[PROBLEM DETAILS]
Your job with the data below: print everything from the line that holds "- As to (b), the grievant's" down to the line that holds "- (f) — grievant's showing: weight 79.", ends included, exactly, and nothing else.

•••

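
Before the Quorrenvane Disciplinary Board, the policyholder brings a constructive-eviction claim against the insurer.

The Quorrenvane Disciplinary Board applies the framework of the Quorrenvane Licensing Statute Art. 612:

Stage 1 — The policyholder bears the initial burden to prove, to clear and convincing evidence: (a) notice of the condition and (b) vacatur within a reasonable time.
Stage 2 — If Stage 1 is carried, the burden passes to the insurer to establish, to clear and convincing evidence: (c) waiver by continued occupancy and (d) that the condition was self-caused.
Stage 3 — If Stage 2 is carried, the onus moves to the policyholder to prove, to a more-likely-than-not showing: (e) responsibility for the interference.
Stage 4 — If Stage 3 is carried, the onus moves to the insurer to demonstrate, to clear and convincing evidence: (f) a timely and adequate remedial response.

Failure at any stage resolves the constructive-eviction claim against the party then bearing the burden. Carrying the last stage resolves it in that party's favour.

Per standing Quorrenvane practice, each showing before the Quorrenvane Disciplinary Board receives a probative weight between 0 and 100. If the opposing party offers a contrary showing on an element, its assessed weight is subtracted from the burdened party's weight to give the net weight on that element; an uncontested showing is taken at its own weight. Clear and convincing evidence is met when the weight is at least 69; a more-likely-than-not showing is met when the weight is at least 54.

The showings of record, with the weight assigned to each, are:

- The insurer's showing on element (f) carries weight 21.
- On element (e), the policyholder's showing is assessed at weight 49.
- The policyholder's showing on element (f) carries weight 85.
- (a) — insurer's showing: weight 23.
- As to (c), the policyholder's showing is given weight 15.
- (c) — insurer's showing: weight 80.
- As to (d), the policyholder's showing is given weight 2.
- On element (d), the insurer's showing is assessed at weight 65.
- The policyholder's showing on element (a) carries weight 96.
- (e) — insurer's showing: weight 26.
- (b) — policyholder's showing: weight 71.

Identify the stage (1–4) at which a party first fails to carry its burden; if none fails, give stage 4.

Stage 1 (policyholder, clear and convincing evidence, weight is at least 69): (a) net 96−23=73 ≥ 69 — meets; (b) 71 ≥ 69 — meets.
  The policyholder carries Stage 1; the insurer now bears the burden.
Stage 2 (insurer, clear and convincing evidence, weight is at least 69): (c) net 80−15=65 < 69 — fails; (d) net 65−2=63 < 69 — fails.
  Not every element is met, so the insurer fails to carry Stage 2.
The policyholder prevails.

stage 2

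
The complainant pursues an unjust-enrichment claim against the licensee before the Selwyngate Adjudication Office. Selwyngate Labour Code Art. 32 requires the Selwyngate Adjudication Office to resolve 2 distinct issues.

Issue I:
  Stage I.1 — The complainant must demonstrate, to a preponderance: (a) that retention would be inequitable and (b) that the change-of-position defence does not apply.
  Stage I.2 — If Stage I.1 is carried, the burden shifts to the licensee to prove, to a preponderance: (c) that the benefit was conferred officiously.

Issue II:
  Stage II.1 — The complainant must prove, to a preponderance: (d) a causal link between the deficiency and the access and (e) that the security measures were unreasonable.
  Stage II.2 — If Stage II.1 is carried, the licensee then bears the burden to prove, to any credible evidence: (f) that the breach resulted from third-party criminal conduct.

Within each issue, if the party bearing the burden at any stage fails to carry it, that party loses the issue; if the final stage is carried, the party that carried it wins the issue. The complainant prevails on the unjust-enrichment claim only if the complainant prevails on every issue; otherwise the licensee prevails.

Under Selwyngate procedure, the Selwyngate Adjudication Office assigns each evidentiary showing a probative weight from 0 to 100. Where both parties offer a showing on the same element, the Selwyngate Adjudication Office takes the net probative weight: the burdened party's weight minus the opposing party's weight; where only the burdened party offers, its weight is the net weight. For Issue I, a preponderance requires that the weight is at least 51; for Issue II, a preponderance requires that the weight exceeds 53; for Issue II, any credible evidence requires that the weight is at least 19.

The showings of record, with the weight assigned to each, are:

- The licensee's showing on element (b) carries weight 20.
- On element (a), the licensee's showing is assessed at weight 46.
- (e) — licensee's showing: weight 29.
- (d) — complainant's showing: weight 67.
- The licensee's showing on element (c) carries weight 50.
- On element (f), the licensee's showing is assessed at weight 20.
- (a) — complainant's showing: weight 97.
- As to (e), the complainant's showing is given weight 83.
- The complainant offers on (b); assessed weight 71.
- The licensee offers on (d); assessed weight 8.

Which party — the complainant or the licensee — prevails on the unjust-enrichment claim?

licensee

— Issue I —
Stage I.1 (complainant, a preponderance, weight is at least 51): (a) net 97−46=51 ≥ 51 — meets; (b) net 71−20=51 ≥ 51 — meets.
  Stage I.1 carried; the burden shifts to the licensee.
Stage I.2 (licensee, a preponderance, weight is at least 51): (c) 50 < 51 — fails.
  Stage I.2 not carried; the licensee fails its burden.
The analysis ends at Stage I.2; the complainant prevails on this issue.
— Issue II —
Stage II.1 (complainant, a preponderance, weight exceeds 53): (d) net 67−8=59 > 53 — meets; (e) net 83−29=54 > 53 — meets.
  The complainant carries Stage II.1; the licensee now bears the burden.
Stage II.2 (licensee, any credible evidence, weight is at least 19): (f) 20 ≥ 19 — meets.
  The licensee carries the last stage.
Every stage carried; the licensee prevails on this issue.
Per-issue: Issue I → complainant; Issue II → licensee. The complainant must prevail on every issue; overall, the licensee prevails.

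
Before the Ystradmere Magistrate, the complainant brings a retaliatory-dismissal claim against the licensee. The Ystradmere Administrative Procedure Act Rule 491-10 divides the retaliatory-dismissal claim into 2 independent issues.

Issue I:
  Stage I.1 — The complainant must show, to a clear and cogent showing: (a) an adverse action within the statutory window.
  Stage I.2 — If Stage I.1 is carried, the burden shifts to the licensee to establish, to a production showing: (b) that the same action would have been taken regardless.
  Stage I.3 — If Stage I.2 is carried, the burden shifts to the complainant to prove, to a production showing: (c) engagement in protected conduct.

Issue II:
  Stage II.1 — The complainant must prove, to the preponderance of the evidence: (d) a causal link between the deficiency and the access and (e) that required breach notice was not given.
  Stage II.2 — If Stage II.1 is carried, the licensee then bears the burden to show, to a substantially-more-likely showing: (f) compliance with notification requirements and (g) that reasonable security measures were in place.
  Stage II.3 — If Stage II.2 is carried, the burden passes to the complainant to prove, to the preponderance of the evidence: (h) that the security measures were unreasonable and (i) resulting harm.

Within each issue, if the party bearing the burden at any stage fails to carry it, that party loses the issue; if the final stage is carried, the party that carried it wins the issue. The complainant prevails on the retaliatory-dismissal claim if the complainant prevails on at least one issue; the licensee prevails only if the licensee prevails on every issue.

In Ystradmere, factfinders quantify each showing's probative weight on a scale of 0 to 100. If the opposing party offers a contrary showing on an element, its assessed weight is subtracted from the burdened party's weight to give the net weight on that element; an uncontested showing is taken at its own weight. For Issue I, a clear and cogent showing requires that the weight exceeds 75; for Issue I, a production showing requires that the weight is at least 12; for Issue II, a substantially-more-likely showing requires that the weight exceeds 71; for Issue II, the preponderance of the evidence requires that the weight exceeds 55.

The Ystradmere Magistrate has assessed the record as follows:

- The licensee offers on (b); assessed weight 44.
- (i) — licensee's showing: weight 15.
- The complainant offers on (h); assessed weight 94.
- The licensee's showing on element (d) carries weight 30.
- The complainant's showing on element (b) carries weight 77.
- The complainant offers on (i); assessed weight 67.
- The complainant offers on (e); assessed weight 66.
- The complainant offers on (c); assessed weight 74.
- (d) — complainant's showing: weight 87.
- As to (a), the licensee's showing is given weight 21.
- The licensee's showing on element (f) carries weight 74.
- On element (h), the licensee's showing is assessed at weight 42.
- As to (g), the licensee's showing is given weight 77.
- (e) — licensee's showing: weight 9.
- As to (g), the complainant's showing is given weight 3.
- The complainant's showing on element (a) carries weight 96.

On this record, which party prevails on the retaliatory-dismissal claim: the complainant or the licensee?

— Issue I —
Stage I.1 (complainant, a clear and cogent showing, weight exceeds 75): (a) net 96−21=75 ≤ 75 — fails.
  Stage I.1 not carried; the complainant fails its burden.
The analysis ends at Stage I.1; the licensee prevails on this issue.
— Issue II —
Stage II.1 — burden on complainant; standard: the preponderance of the evidence (weight exceeds 55).
    (d): 87 − 30 = 57 > 55 [met]
    (e): 66 − 9 = 57 > 55 [met]
  The complainant carries Stage II.1; the licensee now bears the burden.
Stage II.2 — burden on licensee; standard: a substantially-more-likely showing (weight exceeds 71).
    (f): 74 > 71 [met]
    (g): 77 − 3 = 74 > 71 [met]
  All elements met. The burden passes to the complainant.
Stage II.3 — burden on complainant; standard: the preponderance of the evidence (weight exceeds 55).
    (h): 94 − 42 = 52 ≤ 55 [not met]
    (i): 67 − 15 = 52 ≤ 55 [not met]
  Stage II.3 not carried; the complainant fails its burden.
So the licensee prevails on this issue.
Per-issue: Issue I → licensee; Issue II → licensee. The complainant must prevail on at least one issue; overall, the licensee prevails.

licensee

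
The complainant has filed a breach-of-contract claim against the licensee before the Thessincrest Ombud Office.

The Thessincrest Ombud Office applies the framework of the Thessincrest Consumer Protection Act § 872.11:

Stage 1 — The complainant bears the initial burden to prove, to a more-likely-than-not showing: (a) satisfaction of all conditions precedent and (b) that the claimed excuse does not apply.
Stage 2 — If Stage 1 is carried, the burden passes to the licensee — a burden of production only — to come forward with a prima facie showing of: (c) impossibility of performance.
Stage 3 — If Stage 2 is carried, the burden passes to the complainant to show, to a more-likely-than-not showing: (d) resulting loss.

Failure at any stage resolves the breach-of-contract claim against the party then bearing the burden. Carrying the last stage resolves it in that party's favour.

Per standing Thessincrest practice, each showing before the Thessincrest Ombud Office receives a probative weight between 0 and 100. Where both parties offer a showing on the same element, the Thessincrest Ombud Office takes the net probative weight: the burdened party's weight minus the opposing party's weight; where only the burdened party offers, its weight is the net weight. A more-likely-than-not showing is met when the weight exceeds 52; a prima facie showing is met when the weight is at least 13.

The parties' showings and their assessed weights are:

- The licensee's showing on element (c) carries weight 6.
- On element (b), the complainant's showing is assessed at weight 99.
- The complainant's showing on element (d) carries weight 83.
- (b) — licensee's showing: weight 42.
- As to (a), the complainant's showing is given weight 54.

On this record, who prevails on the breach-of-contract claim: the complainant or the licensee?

Stage 1 (complainant, a more-likely-than-not showing, weight exceeds 52): (a) 54 > 52 — meets; (b) net 99−42=57 > 52 — meets.
  The complainant carries Stage 1; the licensee now bears the burden.
Stage 2 (licensee, a prima facie showing, weight is at least 13): (c) 6 < 13 — fails.
  Stage 2 not carried; the licensee fails its burden.
The complainant prevails.

complainant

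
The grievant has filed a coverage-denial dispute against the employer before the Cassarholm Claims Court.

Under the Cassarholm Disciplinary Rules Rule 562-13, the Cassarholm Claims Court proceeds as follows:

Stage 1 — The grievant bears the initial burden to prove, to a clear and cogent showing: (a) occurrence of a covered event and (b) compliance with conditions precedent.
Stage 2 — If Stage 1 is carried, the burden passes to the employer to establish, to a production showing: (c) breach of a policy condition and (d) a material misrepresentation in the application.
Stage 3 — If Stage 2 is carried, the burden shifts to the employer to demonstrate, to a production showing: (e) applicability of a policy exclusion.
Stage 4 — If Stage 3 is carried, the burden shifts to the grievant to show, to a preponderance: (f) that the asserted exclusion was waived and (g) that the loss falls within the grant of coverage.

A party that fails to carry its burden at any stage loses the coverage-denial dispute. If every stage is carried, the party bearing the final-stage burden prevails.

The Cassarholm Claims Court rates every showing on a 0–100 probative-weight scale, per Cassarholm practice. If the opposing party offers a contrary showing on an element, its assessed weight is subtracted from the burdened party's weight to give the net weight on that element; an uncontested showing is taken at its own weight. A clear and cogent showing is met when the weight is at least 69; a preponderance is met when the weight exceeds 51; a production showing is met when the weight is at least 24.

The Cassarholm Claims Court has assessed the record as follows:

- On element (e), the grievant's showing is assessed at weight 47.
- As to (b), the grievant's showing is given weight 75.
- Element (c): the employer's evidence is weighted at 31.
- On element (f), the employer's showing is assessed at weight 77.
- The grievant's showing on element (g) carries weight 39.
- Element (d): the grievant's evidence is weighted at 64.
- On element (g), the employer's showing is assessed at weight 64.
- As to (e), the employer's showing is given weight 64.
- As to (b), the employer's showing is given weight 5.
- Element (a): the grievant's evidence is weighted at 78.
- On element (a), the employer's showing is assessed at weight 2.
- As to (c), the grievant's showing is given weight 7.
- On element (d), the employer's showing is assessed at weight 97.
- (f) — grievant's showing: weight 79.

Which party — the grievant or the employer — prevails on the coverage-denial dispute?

Stage 1 (grievant, a clear and cogent showing, weight is at least 69): (a) net 78−2=76 ≥ 69 — meets; (b) net 75−5=70 ≥ 69 — meets.
  The grievant carries Stage 1; the employer now bears the burden.
Stage 2 (employer, a production showing, weight is at least 24): (c) net 31−7=24 ≥ 24 — meets; (d) net 97−64=33 ≥ 24 — meets.
  Stage 2 carried; the burden remains with the employer.
Stage 3 (employer, a production showing, weight is at least 24): (e) net 64−47=17 < 24 — fails.
  Stage 3 not carried; the employer fails its burden.
So the grievant prevails.

grievant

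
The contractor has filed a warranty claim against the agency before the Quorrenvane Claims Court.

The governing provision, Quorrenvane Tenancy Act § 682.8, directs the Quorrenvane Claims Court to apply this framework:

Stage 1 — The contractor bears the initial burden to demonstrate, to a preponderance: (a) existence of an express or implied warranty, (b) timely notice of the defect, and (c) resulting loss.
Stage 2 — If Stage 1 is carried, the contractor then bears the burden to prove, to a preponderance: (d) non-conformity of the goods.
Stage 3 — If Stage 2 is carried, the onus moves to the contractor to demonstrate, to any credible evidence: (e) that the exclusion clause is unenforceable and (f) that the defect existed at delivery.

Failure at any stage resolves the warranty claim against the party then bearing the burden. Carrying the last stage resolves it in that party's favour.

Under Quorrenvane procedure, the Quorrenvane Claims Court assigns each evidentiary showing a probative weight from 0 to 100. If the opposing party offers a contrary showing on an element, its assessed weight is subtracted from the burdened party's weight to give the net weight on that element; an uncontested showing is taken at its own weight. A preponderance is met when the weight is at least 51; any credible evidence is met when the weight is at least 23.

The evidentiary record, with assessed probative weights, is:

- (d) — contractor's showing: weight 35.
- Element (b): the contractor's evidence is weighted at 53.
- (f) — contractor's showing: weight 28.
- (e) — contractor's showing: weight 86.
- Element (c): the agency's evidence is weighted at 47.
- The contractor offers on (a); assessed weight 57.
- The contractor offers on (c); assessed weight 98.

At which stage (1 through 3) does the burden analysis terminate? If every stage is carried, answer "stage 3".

stage 2

Stage 1 — burden on contractor; standard: a preponderance (weight is at least 51).
    (a): 57 ≥ 51 [met]
    (b): 53 ≥ 51 [met]
    (c): 98 − 47 = 51 ≥ 51 [met]
  Stage 1 is satisfied; the contractor continues to bear the burden.
Stage 2 — burden on contractor; standard: a preponderance (weight is at least 51).
    (d): 35 < 51 [not met]
  Not every element is met, so the contractor fails to carry Stage 2.
The agency prevails.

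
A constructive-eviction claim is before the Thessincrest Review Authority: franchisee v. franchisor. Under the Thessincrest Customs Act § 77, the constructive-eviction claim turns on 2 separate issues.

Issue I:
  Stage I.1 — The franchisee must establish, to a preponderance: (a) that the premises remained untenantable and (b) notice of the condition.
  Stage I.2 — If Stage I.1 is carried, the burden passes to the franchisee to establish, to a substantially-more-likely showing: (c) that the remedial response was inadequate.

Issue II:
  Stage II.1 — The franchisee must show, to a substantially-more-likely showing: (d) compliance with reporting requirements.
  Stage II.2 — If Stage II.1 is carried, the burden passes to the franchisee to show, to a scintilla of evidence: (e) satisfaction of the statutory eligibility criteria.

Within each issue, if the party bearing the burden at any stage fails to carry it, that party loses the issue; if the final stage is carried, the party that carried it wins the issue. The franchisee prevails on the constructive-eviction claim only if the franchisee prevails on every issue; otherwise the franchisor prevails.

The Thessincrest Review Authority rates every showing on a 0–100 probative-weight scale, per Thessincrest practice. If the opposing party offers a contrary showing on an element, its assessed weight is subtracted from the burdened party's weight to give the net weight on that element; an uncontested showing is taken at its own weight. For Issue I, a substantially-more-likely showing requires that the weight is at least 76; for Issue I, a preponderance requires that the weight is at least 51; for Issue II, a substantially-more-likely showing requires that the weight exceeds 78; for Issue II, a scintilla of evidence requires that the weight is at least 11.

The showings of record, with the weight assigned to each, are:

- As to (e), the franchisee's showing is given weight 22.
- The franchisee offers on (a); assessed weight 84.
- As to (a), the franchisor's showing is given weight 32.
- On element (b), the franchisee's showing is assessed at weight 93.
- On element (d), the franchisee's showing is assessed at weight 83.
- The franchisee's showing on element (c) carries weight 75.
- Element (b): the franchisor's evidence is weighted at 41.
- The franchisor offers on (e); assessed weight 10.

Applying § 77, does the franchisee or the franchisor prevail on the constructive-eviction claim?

— Issue I —
Stage I.1 (franchisee, a preponderance, weight is at least 51): (a) net 84−32=52 ≥ 51 — meets; (b) net 93−41=52 ≥ 51 — meets.
  Stage I.1 carried; the burden remains with the franchisee.
Stage I.2 (franchisee, a substantially-more-likely showing, weight is at least 76): (c) 75 < 76 — fails.
  The franchisee does not carry Stage I.2.
The franchisor prevails on this issue.
— Issue II —
Stage II.1 — burden on franchisee; standard: a substantially-more-likely showing (weight exceeds 78).
    (d): 83 > 78 [met]
  Stage II.1 is satisfied; the franchisee continues to bear the burden.
Stage II.2 — burden on franchisee; standard: a scintilla of evidence (weight is at least 11).
    (e): 22 − 10 = 12 ≥ 11 [met]
  Stage II.2 carried; the final stage is satisfied.
Every stage carried; the franchisee prevails on this issue.
Per-issue: Issue I → franchisor; Issue II → franchisee. The franchisee must prevail on every issue; overall, the franchisor prevails.

franchisor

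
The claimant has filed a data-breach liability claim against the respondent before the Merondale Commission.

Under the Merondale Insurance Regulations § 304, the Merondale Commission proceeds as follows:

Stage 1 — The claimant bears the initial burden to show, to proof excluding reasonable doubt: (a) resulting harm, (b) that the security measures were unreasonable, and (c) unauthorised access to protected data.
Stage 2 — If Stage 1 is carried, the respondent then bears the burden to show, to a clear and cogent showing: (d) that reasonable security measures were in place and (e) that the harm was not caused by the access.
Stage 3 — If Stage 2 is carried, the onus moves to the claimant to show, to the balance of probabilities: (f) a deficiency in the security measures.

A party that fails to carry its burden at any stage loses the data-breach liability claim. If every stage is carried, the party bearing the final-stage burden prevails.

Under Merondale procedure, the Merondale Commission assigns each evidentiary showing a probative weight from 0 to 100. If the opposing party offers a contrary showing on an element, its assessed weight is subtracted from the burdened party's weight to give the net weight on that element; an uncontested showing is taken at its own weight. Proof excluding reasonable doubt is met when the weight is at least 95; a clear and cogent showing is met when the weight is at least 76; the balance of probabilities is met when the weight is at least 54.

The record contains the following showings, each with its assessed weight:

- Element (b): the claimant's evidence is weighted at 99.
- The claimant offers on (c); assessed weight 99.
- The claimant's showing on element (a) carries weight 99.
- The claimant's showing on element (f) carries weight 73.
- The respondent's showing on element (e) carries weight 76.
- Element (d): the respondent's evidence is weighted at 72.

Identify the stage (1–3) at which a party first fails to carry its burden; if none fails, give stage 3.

stage 2

Stage 1 (claimant, proof excluding reasonable doubt, weight is at least 95): (a) 99 ≥ 95 — meets; (b) 99 ≥ 95 — meets; (c) 99 ≥ 95 — meets.
  The claimant carries Stage 1; the respondent now bears the burden.
Stage 2 (respondent, a clear and cogent showing, weight is at least 76): (d) 72 < 76 — fails; (e) 76 ≥ 76 — meets.
  Stage 2 not carried; the respondent fails its burden.
So the claimant prevails.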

•••

[PROBLEM SOLUTION]
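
- As to (b), the grievant's showing is given weight 75.
- Element (c): the employer's evidence is weighted at 31.
- On element (f), the employer's showing is assessed at weight 77.
- The grievant's showing on element (g) carries weight 39.
- Element (d): the grievant's evidence is weighted at 64.
- On element (g), the employer's showing is assessed at weight 64.
- As to (e), the employer's showing is given weight 64.
- As to (b), the employer's showing is given weight 5.
- Element (a): the grievant's evidence is weighted at 78.
- On element (a), the employer's showing is assessed at weight 2.
- As to (c), the grievant's showing is given weight 7.
- On element (d), the employer's showing is assessed at weight 97.
- (f) — grievant's showing: weight 79.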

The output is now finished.